:: Try it ::
State how many lines of the data below hold the string "vacuum", giving nothing but the number.

[Saved data entries]
◆ ◆ ◆ ◆

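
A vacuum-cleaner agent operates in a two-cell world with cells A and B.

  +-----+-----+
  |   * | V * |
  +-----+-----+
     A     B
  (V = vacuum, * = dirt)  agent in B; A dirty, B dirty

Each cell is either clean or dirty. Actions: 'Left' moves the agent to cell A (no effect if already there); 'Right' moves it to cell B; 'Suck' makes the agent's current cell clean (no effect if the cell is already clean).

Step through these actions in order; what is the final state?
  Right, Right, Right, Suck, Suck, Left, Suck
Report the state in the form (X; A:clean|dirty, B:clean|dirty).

(A; A:clean, B:clean)

Right (#1): (B; A:dirty, B:dirty)
Right (#2): (B; A:dirty, B:dirty)
Right (#3): (B; A:dirty, B:dirty)
Suck (#4): (B; A:dirty, B:clean)
Suck (#5): (B; A:dirty, B:clean)
Left (#6): (A; A:dirty, B:clean)
Suck (#7): (A; A:clean, B:clean)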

◆ ◆ ◆ ◆

:: Answer below ::
2